[DATA FOR THIS TASK — start]

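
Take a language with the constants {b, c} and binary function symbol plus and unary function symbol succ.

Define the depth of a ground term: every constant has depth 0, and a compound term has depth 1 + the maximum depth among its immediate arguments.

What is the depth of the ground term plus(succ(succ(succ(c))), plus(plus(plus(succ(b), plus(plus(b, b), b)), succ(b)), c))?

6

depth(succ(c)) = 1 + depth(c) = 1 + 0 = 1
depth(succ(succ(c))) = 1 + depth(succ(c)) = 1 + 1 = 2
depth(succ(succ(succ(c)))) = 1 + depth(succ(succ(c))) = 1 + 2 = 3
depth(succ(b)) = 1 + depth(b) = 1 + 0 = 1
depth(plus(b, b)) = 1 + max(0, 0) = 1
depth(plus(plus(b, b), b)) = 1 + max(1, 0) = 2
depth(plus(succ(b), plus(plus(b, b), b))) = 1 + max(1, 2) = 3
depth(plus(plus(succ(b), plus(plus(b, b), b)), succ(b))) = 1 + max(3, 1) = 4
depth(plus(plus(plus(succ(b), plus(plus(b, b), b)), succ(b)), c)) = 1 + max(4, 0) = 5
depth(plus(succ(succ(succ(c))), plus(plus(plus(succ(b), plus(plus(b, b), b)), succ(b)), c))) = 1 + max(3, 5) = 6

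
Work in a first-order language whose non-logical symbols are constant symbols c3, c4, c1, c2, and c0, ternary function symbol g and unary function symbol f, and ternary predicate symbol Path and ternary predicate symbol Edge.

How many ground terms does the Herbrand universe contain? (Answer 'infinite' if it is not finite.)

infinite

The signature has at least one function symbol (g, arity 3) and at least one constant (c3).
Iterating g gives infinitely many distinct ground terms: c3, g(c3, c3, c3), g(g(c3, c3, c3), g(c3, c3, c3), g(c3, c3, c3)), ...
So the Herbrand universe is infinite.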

[DATA FOR THIS TASK — finish]
[DATA FOR THIS TASK — start]

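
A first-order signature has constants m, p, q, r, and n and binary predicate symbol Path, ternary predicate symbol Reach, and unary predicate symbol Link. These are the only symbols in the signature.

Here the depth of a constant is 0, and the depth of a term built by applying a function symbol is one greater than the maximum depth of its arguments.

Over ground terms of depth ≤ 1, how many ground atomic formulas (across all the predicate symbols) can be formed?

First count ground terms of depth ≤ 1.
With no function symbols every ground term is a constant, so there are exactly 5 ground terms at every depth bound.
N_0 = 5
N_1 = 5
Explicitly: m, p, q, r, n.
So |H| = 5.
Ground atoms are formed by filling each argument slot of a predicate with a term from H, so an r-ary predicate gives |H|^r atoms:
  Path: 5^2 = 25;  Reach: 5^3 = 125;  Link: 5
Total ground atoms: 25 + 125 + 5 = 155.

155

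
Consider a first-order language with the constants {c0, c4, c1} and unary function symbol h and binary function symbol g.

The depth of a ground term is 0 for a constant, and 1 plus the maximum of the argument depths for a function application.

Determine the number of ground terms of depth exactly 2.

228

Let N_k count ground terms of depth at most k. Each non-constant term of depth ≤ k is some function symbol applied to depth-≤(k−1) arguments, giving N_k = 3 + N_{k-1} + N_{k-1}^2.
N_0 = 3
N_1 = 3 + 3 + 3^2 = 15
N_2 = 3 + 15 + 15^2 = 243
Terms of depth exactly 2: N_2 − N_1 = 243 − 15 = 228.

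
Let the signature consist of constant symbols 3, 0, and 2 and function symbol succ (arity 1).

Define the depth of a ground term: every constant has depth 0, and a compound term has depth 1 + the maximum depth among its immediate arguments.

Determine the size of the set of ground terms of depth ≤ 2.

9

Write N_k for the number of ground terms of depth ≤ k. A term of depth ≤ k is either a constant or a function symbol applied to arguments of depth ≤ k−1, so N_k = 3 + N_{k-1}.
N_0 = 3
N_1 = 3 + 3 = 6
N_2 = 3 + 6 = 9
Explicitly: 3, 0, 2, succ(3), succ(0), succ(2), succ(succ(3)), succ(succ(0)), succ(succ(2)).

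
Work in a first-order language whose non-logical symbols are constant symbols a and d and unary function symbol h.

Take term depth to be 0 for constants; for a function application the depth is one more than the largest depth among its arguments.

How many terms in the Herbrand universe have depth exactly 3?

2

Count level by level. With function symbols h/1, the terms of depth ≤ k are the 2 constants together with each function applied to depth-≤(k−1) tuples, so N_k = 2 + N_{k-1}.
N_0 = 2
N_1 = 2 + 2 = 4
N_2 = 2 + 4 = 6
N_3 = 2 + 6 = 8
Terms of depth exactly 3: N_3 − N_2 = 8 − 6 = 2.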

[DATA FOR THIS TASK — finish]

WHAT THE TASK ASKS — Could you return exactly the lines above from the line with "A first-order signature" to the line with "Here the depth", both included, and nothing else?

EXPECTED OUTPUT —
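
A first-order signature has constants m, p, q, r, and n and binary predicate symbol Path, ternary predicate symbol Reach, and unary predicate symbol Link. These are the only symbols in the signature.

Here the depth of a constant is 0, and the depth of a term built by applying a function symbol is one greater than the maximum depth of its arguments.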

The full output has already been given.